[Stored data entries]
--------------------------------

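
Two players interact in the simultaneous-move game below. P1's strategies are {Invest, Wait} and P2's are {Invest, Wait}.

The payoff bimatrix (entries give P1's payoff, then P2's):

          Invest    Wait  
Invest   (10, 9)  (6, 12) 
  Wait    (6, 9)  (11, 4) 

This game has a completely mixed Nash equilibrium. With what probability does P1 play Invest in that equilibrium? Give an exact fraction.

5/8

Let x be the probability that P1 plays Invest. In a completely mixed equilibrium, P2 must be indifferent between Invest and Wait.
P2's expected payoff from Invest is 9x + 9(1−x); from Wait it is 12x + 4(1−x).
Setting these equal: 9 = 8x + 4, so x = 5/8.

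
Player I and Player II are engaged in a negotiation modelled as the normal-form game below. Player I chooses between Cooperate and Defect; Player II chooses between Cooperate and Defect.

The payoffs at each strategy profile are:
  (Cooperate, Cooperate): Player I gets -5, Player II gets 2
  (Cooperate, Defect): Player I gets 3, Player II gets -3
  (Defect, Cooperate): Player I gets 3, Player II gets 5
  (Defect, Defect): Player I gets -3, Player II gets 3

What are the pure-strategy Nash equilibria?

(Defect, Cooperate)

(Cooperate, Cooperate): Player I prefers Defect (3 > -5) — not an equilibrium.
(Cooperate, Defect): Player II prefers Cooperate (2 > -3) — not an equilibrium.
(Defect, Cooperate): Player I gets 3 ≥ -5 from Cooperate, and Player II gets 5 ≥ 3 from Defect — Nash equilibrium.
(Defect, Defect): Player I prefers Cooperate (3 > -3); Player II prefers Cooperate (5 > 3) — not an equilibrium.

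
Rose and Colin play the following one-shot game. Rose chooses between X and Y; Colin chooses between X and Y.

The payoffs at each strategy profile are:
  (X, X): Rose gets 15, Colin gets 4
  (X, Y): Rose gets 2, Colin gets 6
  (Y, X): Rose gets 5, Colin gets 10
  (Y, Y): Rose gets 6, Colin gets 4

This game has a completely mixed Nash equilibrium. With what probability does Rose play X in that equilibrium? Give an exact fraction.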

--------------------------------

- **EXERCISE**: Looking at the entries above, how many lines contain the word "chooses"? Answer with the number alone.

- **YOUR SOLUTION**: 2